• _Work request_
Read the listing below. Then repeat it exactly.

• _Data to process_
________________________

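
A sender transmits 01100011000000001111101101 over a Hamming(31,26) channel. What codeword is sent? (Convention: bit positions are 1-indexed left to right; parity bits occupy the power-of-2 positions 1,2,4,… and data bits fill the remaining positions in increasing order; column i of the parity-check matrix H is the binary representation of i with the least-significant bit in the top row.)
Codeword c = d · G (mod 2), d = 01100011000000001111101101:
  c[0] = d·G[:,0] = (01100011000000001111101101)·(11011010101101010101010101) mod 2 = 0+1+0+0+0+0+1+0+0+0+0+0+0+0+0+0+0+1+0+1+0+0+0+1+0+1 mod 2 = 0
  c[1] = d·G[:,1] = (01100011000000001111101101)·(10110110011011001100110011) mod 2 = 0+0+1+0+0+0+1+0+0+0+0+0+0+0+0+0+1+1+0+0+1+0+0+0+0+1 mod 2 = 0
  c[2] = d·G[:,2] = (01100011000000001111101101)·(10000000000000000000000000) mod 2 = 0+0+0+0+0+0+0+0+0+0+0+0+0+0+0+0+0+0+0+0+0+0+0+0+0+0 mod 2 = 0
  c[3] = d·G[:,3] = (01100011000000001111101101)·(01110001111000111100001111) mod 2 = 0+1+1+0+0+0+0+1+0+0+0+0+0+0+0+0+1+1+0+0+0+0+1+1+0+1 mod 2 = 0
  c[4] = d·G[:,4] = (01100011000000001111101101)·(01000000000000000000000000) mod 2 = 0+1+0+0+0+0+0+0+0+0+0+0+0+0+0+0+0+0+0+0+0+0+0+0+0+0 mod 2 = 1
  c[5] = d·G[:,5] = (01100011000000001111101101)·(00100000000000000000000000) mod 2 = 0+0+1+0+0+0+0+0+0+0+0+0+0+0+0+0+0+0+0+0+0+0+0+0+0+0 mod 2 = 1
  c[6] = d·G[:,6] = (01100011000000001111101101)·(00010000000000000000000000) mod 2 = 0+0+0+0+0+0+0+0+0+0+0+0+0+0+0+0+0+0+0+0+0+0+0+0+0+0 mod 2 = 0
  c[7] = d·G[:,7] = (01100011000000001111101101)·(00001111111000000011111111) mod 2 = 0+0+0+0+0+0+1+1+0+0+0+0+0+0+0+0+0+0+1+1+1+0+1+1+0+1 mod 2 = 0
  c[8] = d·G[:,8] = (01100011000000001111101101)·(00001000000000000000000000) mod 2 = 0+0+0+0+0+0+0+0+0+0+0+0+0+0+0+0+0+0+0+0+0+0+0+0+0+0 mod 2 = 0
  c[9] = d·G[:,9] = (01100011000000001111101101)·(00000100000000000000000000) mod 2 = 0+0+0+0+0+0+0+0+0+0+0+0+0+0+0+0+0+0+0+0+0+0+0+0+0+0 mod 2 = 0
  c[10] = d·G[:,10] = (01100011000000001111101101)·(00000010000000000000000000) mod 2 = 0+0+0+0+0+0+1+0+0+0+0+0+0+0+0+0+0+0+0+0+0+0+0+0+0+0 mod 2 = 1
  c[11] = d·G[:,11] = (01100011000000001111101101)·(00000001000000000000000000) mod 2 = 0+0+0+0+0+0+0+1+0+0+0+0+0+0+0+0+0+0+0+0+0+0+0+0+0+0 mod 2 = 1
  c[12] = d·G[:,12] = (01100011000000001111101101)·(00000000100000000000000000) mod 2 = 0+0+0+0+0+0+0+0+0+0+0+0+0+0+0+0+0+0+0+0+0+0+0+0+0+0 mod 2 = 0
  c[13] = d·G[:,13] = (01100011000000001111101101)·(00000000010000000000000000) mod 2 = 0+0+0+0+0+0+0+0+0+0+0+0+0+0+0+0+0+0+0+0+0+0+0+0+0+0 mod 2 = 0
  c[14] = d·G[:,14] = (01100011000000001111101101)·(00000000001000000000000000) mod 2 = 0+0+0+0+0+0+0+0+0+0+0+0+0+0+0+0+0+0+0+0+0+0+0+0+0+0 mod 2 = 0
  c[15] = d·G[:,15] = (01100011000000001111101101)·(00000000000111111111111111) mod 2 = 0+0+0+0+0+0+0+0+0+0+0+0+0+0+0+0+1+1+1+1+1+0+1+1+0+1 mod 2 = 0
  c[16] = d·G[:,16] = (01100011000000001111101101)·(00000000000100000000000000) mod 2 = 0+0+0+0+0+0+0+0+0+0+0+0+0+0+0+0+0+0+0+0+0+0+0+0+0+0 mod 2 = 0
  c[17] = d·G[:,17] = (01100011000000001111101101)·(00000000000010000000000000) mod 2 = 0+0+0+0+0+0+0+0+0+0+0+0+0+0+0+0+0+0+0+0+0+0+0+0+0+0 mod 2 = 0
  c[18] = d·G[:,18] = (01100011000000001111101101)·(00000000000001000000000000) mod 2 = 0+0+0+0+0+0+0+0+0+0+0+0+0+0+0+0+0+0+0+0+0+0+0+0+0+0 mod 2 = 0
  c[19] = d·G[:,19] = (01100011000000001111101101)·(00000000000000100000000000) mod 2 = 0+0+0+0+0+0+0+0+0+0+0+0+0+0+0+0+0+0+0+0+0+0+0+0+0+0 mod 2 = 0
  c[20] = d·G[:,20] = (01100011000000001111101101)·(00000000000000010000000000) mod 2 = 0+0+0+0+0+0+0+0+0+0+0+0+0+0+0+0+0+0+0+0+0+0+0+0+0+0 mod 2 = 0
  c[21] = d·G[:,21] = (01100011000000001111101101)·(00000000000000001000000000) mod 2 = 0+0+0+0+0+0+0+0+0+0+0+0+0+0+0+0+1+0+0+0+0+0+0+0+0+0 mod 2 = 1
  c[22] = d·G[:,22] = (01100011000000001111101101)·(00000000000000000100000000) mod 2 = 0+0+0+0+0+0+0+0+0+0+0+0+0+0+0+0+0+1+0+0+0+0+0+0+0+0 mod 2 = 1
  c[23] = d·G[:,23] = (01100011000000001111101101)·(00000000000000000010000000) mod 2 = 0+0+0+0+0+0+0+0+0+0+0+0+0+0+0+0+0+0+1+0+0+0+0+0+0+0 mod 2 = 1
  c[24] = d·G[:,24] = (01100011000000001111101101)·(00000000000000000001000000) mod 2 = 0+0+0+0+0+0+0+0+0+0+0+0+0+0+0+0+0+0+0+1+0+0+0+0+0+0 mod 2 = 1
  c[25] = d·G[:,25] = (01100011000000001111101101)·(00000000000000000000100000) mod 2 = 0+0+0+0+0+0+0+0+0+0+0+0+0+0+0+0+0+0+0+0+1+0+0+0+0+0 mod 2 = 1
  c[26] = d·G[:,26] = (01100011000000001111101101)·(00000000000000000000010000) mod 2 = 0+0+0+0+0+0+0+0+0+0+0+0+0+0+0+0+0+0+0+0+0+0+0+0+0+0 mod 2 = 0
  c[27] = d·G[:,27] = (01100011000000001111101101)·(00000000000000000000001000) mod 2 = 0+0+0+0+0+0+0+0+0+0+0+0+0+0+0+0+0+0+0+0+0+0+1+0+0+0 mod 2 = 1
  c[28] = d·G[:,28] = (01100011000000001111101101)·(00000000000000000000000100) mod 2 = 0+0+0+0+0+0+0+0+0+0+0+0+0+0+0+0+0+0+0+0+0+0+0+1+0+0 mod 2 = 1
  c[29] = d·G[:,29] = (01100011000000001111101101)·(00000000000000000000000010) mod 2 = 0+0+0+0+0+0+0+0+0+0+0+0+0+0+0+0+0+0+0+0+0+0+0+0+0+0 mod 2 = 0
  c[30] = d·G[:,30] = (01100011000000001111101101)·(00000000000000000000000001) mod 2 = 0+0+0+0+0+0+0+0+0+0+0+0+0+0+0+0+0+0+0+0+0+0+0+0+0+1 mod 2 = 1
Codeword = 0000110000110000000001111101101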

________________________

• _Solution to the exercise_
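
A sender transmits 01100011000000001111101101 over a Hamming(31,26) channel. What codeword is sent? (Convention: bit positions are 1-indexed left to right; parity bits occupy the power-of-2 positions 1,2,4,… and data bits fill the remaining positions in increasing order; column i of the parity-check matrix H is the binary representation of i with the least-significant bit in the top row.)
Codeword c = d · G (mod 2), d = 01100011000000001111101101:
  c[0] = d·G[:,0] = (01100011000000001111101101)·(11011010101101010101010101) mod 2 = 0+1+0+0+0+0+1+0+0+0+0+0+0+0+0+0+0+1+0+1+0+0+0+1+0+1 mod 2 = 0
  c[1] = d·G[:,1] = (01100011000000001111101101)·(10110110011011001100110011) mod 2 = 0+0+1+0+0+0+1+0+0+0+0+0+0+0+0+0+1+1+0+0+1+0+0+0+0+1 mod 2 = 0
  c[2] = d·G[:,2] = (01100011000000001111101101)·(10000000000000000000000000) mod 2 = 0+0+0+0+0+0+0+0+0+0+0+0+0+0+0+0+0+0+0+0+0+0+0+0+0+0 mod 2 = 0
  c[3] = d·G[:,3] = (01100011000000001111101101)·(01110001111000111100001111) mod 2 = 0+1+1+0+0+0+0+1+0+0+0+0+0+0+0+0+1+1+0+0+0+0+1+1+0+1 mod 2 = 0
  c[4] = d·G[:,4] = (01100011000000001111101101)·(01000000000000000000000000) mod 2 = 0+1+0+0+0+0+0+0+0+0+0+0+0+0+0+0+0+0+0+0+0+0+0+0+0+0 mod 2 = 1
  c[5] = d·G[:,5] = (01100011000000001111101101)·(00100000000000000000000000) mod 2 = 0+0+1+0+0+0+0+0+0+0+0+0+0+0+0+0+0+0+0+0+0+0+0+0+0+0 mod 2 = 1
  c[6] = d·G[:,6] = (01100011000000001111101101)·(00010000000000000000000000) mod 2 = 0+0+0+0+0+0+0+0+0+0+0+0+0+0+0+0+0+0+0+0+0+0+0+0+0+0 mod 2 = 0
  c[7] = d·G[:,7] = (01100011000000001111101101)·(00001111111000000011111111) mod 2 = 0+0+0+0+0+0+1+1+0+0+0+0+0+0+0+0+0+0+1+1+1+0+1+1+0+1 mod 2 = 0
  c[8] = d·G[:,8] = (01100011000000001111101101)·(00001000000000000000000000) mod 2 = 0+0+0+0+0+0+0+0+0+0+0+0+0+0+0+0+0+0+0+0+0+0+0+0+0+0 mod 2 = 0
  c[9] = d·G[:,9] = (01100011000000001111101101)·(00000100000000000000000000) mod 2 = 0+0+0+0+0+0+0+0+0+0+0+0+0+0+0+0+0+0+0+0+0+0+0+0+0+0 mod 2 = 0
  c[10] = d·G[:,10] = (01100011000000001111101101)·(00000010000000000000000000) mod 2 = 0+0+0+0+0+0+1+0+0+0+0+0+0+0+0+0+0+0+0+0+0+0+0+0+0+0 mod 2 = 1
  c[11] = d·G[:,11] = (01100011000000001111101101)·(00000001000000000000000000) mod 2 = 0+0+0+0+0+0+0+1+0+0+0+0+0+0+0+0+0+0+0+0+0+0+0+0+0+0 mod 2 = 1
  c[12] = d·G[:,12] = (01100011000000001111101101)·(00000000100000000000000000) mod 2 = 0+0+0+0+0+0+0+0+0+0+0+0+0+0+0+0+0+0+0+0+0+0+0+0+0+0 mod 2 = 0
  c[13] = d·G[:,13] = (01100011000000001111101101)·(00000000010000000000000000) mod 2 = 0+0+0+0+0+0+0+0+0+0+0+0+0+0+0+0+0+0+0+0+0+0+0+0+0+0 mod 2 = 0
  c[14] = d·G[:,14] = (01100011000000001111101101)·(00000000001000000000000000) mod 2 = 0+0+0+0+0+0+0+0+0+0+0+0+0+0+0+0+0+0+0+0+0+0+0+0+0+0 mod 2 = 0
  c[15] = d·G[:,15] = (01100011000000001111101101)·(00000000000111111111111111) mod 2 = 0+0+0+0+0+0+0+0+0+0+0+0+0+0+0+0+1+1+1+1+1+0+1+1+0+1 mod 2 = 0
  c[16] = d·G[:,16] = (01100011000000001111101101)·(00000000000100000000000000) mod 2 = 0+0+0+0+0+0+0+0+0+0+0+0+0+0+0+0+0+0+0+0+0+0+0+0+0+0 mod 2 = 0
  c[17] = d·G[:,17] = (01100011000000001111101101)·(00000000000010000000000000) mod 2 = 0+0+0+0+0+0+0+0+0+0+0+0+0+0+0+0+0+0+0+0+0+0+0+0+0+0 mod 2 = 0
  c[18] = d·G[:,18] = (01100011000000001111101101)·(00000000000001000000000000) mod 2 = 0+0+0+0+0+0+0+0+0+0+0+0+0+0+0+0+0+0+0+0+0+0+0+0+0+0 mod 2 = 0
  c[19] = d·G[:,19] = (01100011000000001111101101)·(00000000000000100000000000) mod 2 = 0+0+0+0+0+0+0+0+0+0+0+0+0+0+0+0+0+0+0+0+0+0+0+0+0+0 mod 2 = 0
  c[20] = d·G[:,20] = (01100011000000001111101101)·(00000000000000010000000000) mod 2 = 0+0+0+0+0+0+0+0+0+0+0+0+0+0+0+0+0+0+0+0+0+0+0+0+0+0 mod 2 = 0
  c[21] = d·G[:,21] = (01100011000000001111101101)·(00000000000000001000000000) mod 2 = 0+0+0+0+0+0+0+0+0+0+0+0+0+0+0+0+1+0+0+0+0+0+0+0+0+0 mod 2 = 1
  c[22] = d·G[:,22] = (01100011000000001111101101)·(00000000000000000100000000) mod 2 = 0+0+0+0+0+0+0+0+0+0+0+0+0+0+0+0+0+1+0+0+0+0+0+0+0+0 mod 2 = 1
  c[23] = d·G[:,23] = (01100011000000001111101101)·(00000000000000000010000000) mod 2 = 0+0+0+0+0+0+0+0+0+0+0+0+0+0+0+0+0+0+1+0+0+0+0+0+0+0 mod 2 = 1
  c[24] = d·G[:,24] = (01100011000000001111101101)·(00000000000000000001000000) mod 2 = 0+0+0+0+0+0+0+0+0+0+0+0+0+0+0+0+0+0+0+1+0+0+0+0+0+0 mod 2 = 1
  c[25] = d·G[:,25] = (01100011000000001111101101)·(00000000000000000000100000) mod 2 = 0+0+0+0+0+0+0+0+0+0+0+0+0+0+0+0+0+0+0+0+1+0+0+0+0+0 mod 2 = 1
  c[26] = d·G[:,26] = (01100011000000001111101101)·(00000000000000000000010000) mod 2 = 0+0+0+0+0+0+0+0+0+0+0+0+0+0+0+0+0+0+0+0+0+0+0+0+0+0 mod 2 = 0
  c[27] = d·G[:,27] = (01100011000000001111101101)·(00000000000000000000001000) mod 2 = 0+0+0+0+0+0+0+0+0+0+0+0+0+0+0+0+0+0+0+0+0+0+1+0+0+0 mod 2 = 1
  c[28] = d·G[:,28] = (01100011000000001111101101)·(00000000000000000000000100) mod 2 = 0+0+0+0+0+0+0+0+0+0+0+0+0+0+0+0+0+0+0+0+0+0+0+1+0+0 mod 2 = 1
  c[29] = d·G[:,29] = (01100011000000001111101101)·(00000000000000000000000010) mod 2 = 0+0+0+0+0+0+0+0+0+0+0+0+0+0+0+0+0+0+0+0+0+0+0+0+0+0 mod 2 = 0
  c[30] = d·G[:,30] = (01100011000000001111101101)·(00000000000000000000000001) mod 2 = 0+0+0+0+0+0+0+0+0+0+0+0+0+0+0+0+0+0+0+0+0+0+0+0+0+1 mod 2 = 1
Codeword = 0000110000110000000001111101101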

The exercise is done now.